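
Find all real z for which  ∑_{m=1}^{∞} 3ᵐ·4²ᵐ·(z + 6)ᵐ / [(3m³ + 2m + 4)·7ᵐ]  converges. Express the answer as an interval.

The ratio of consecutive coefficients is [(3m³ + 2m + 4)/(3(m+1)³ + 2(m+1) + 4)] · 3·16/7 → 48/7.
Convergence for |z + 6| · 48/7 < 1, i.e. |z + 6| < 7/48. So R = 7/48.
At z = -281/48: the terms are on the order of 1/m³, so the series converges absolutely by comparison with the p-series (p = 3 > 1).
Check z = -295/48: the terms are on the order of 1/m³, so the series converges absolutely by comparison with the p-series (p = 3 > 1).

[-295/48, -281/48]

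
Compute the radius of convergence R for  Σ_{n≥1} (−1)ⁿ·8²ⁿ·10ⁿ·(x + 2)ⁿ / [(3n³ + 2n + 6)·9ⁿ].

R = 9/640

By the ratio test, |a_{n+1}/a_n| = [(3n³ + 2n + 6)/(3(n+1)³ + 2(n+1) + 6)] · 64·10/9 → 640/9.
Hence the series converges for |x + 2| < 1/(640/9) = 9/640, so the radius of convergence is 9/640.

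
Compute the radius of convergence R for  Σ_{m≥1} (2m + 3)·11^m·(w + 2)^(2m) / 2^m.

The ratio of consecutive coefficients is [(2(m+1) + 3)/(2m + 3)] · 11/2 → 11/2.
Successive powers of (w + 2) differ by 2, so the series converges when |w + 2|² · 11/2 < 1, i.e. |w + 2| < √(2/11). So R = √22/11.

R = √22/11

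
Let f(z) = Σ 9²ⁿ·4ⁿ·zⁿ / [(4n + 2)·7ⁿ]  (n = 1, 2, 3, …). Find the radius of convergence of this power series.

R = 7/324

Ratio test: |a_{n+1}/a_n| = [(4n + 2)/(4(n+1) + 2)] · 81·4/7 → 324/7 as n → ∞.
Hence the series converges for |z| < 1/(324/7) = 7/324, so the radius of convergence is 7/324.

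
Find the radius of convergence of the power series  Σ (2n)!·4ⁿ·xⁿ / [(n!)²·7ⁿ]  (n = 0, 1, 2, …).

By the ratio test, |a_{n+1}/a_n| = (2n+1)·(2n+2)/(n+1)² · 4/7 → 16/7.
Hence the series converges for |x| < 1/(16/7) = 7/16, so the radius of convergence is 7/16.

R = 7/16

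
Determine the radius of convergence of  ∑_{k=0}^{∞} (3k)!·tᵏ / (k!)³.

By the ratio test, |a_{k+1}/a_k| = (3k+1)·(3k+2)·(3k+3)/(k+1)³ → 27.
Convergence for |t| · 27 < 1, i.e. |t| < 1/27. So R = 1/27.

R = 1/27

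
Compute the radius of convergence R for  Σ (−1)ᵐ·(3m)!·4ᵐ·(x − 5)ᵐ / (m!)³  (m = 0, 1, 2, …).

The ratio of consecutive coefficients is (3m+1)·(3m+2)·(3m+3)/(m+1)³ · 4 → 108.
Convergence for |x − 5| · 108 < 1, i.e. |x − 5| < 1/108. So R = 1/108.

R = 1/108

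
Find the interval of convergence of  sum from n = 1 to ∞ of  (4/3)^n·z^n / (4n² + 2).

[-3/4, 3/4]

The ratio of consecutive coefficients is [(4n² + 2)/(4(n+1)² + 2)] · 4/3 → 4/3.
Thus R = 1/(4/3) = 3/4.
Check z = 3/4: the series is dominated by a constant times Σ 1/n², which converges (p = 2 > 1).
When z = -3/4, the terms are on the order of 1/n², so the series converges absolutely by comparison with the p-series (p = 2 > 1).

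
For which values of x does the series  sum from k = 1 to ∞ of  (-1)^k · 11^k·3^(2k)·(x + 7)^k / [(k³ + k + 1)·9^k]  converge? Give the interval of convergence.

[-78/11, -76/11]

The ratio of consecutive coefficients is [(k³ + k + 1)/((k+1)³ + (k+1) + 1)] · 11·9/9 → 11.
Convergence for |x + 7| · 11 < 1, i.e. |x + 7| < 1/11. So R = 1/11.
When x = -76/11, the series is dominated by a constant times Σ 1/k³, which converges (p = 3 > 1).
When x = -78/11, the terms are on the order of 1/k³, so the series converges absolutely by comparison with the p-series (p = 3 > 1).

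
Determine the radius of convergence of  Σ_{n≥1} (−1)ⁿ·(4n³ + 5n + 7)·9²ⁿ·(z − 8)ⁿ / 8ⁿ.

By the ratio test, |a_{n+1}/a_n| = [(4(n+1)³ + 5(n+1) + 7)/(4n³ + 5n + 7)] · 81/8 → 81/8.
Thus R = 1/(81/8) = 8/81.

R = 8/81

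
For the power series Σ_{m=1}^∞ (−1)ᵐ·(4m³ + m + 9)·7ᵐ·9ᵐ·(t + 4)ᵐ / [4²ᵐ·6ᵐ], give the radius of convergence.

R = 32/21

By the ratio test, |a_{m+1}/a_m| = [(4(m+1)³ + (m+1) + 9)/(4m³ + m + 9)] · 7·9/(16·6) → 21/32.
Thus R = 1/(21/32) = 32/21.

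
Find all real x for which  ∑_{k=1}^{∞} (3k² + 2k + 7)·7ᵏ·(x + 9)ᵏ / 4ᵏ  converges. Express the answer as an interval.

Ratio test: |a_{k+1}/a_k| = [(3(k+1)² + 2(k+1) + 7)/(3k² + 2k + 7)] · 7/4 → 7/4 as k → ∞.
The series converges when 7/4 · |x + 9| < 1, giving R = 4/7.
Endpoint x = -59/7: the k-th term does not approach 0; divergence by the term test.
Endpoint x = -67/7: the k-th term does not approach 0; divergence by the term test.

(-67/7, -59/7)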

-----

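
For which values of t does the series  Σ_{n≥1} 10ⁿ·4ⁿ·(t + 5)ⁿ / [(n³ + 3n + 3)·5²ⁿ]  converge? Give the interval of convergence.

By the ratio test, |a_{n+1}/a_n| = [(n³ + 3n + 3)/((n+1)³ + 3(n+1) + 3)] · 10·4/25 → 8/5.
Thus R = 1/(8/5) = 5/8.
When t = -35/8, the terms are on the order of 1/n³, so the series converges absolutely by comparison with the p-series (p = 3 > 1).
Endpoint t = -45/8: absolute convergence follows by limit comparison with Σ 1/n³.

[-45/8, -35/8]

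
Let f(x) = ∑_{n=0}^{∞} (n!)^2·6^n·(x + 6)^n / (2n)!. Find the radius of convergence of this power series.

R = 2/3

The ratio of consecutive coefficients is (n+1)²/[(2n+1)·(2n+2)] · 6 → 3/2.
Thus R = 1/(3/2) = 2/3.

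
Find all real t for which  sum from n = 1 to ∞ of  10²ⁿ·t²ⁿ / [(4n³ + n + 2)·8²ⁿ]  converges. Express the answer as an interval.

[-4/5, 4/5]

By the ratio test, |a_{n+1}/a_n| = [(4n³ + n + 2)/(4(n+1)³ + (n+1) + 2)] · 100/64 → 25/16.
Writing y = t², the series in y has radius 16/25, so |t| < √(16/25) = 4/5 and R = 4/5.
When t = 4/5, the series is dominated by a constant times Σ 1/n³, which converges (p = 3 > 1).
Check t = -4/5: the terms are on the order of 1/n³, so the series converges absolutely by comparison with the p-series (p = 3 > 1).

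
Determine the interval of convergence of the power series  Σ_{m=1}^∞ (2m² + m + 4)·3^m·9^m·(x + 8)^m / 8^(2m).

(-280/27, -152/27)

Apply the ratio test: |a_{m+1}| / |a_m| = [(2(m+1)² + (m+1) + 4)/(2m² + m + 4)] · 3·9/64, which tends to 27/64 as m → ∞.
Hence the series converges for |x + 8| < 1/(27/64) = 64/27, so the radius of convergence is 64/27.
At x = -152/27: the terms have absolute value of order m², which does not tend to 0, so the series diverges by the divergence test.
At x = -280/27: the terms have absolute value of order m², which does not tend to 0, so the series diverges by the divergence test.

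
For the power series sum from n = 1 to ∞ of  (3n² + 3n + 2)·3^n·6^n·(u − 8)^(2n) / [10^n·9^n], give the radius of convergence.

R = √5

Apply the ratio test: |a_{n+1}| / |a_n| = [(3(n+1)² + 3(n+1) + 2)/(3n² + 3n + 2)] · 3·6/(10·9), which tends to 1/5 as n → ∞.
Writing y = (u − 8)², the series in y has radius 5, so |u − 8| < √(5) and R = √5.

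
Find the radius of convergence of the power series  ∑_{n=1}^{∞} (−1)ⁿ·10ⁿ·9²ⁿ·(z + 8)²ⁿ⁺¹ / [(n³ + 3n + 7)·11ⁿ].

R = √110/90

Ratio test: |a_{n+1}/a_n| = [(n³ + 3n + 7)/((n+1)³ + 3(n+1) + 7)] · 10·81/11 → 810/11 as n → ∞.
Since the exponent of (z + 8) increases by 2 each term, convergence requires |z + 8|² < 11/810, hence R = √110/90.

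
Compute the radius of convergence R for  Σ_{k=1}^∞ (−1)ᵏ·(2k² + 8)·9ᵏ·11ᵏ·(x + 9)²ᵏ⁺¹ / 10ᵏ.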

-----

**Task brief:**
Within the data above, the span starting at the line containing "3n + 7)·11ⁿ]." and ending at the line containing "9)²ᵏ⁺¹ / 10ᵏ." is to be retyped exactly, with no other lines.

**Exercise response:**
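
Find the radius of convergence of the power series  ∑_{n=1}^{∞} (−1)ⁿ·10ⁿ·9²ⁿ·(z + 8)²ⁿ⁺¹ / [(n³ + 3n + 7)·11ⁿ].

R = √110/90

Ratio test: |a_{n+1}/a_n| = [(n³ + 3n + 7)/((n+1)³ + 3(n+1) + 7)] · 10·81/11 → 810/11 as n → ∞.
Since the exponent of (z + 8) increases by 2 each term, convergence requires |z + 8|² < 11/810, hence R = √110/90.

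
Compute the radius of convergence R for  Σ_{k=1}^∞ (−1)ᵏ·(2k² + 8)·9ᵏ·11ᵏ·(x + 9)²ᵏ⁺¹ / 10ᵏ.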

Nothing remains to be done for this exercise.